Work task :: Reproduce every entry word for word.

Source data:
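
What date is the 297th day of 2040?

23 October 2040

January has 31 days (297 − 31 = 266 remain).
February has 29 days (266 − 29 = 237 remain).
March has 31 days (237 − 31 = 206 remain).
April has 30 days (206 − 30 = 176 remain).
May has 31 days (176 − 31 = 145 remain).
June has 30 days (145 − 30 = 115 remain).
July has 31 days (115 − 31 = 84 remain).
August has 31 days (84 − 31 = 53 remain).
September has 30 days (53 − 30 = 23 remain).
23 into October → October 23.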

Answer to this exercise ::
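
What date is the 297th day of 2040?

23 October 2040

January has 31 days (297 − 31 = 266 remain).
February has 29 days (266 − 29 = 237 remain).
March has 31 days (237 − 31 = 206 remain).
April has 30 days (206 − 30 = 176 remain).
May has 31 days (176 − 31 = 145 remain).
June has 30 days (145 − 30 = 115 remain).
July has 31 days (115 − 31 = 84 remain).
August has 31 days (84 − 31 = 53 remain).
September has 30 days (53 − 30 = 23 remain).
23 into October → October 23.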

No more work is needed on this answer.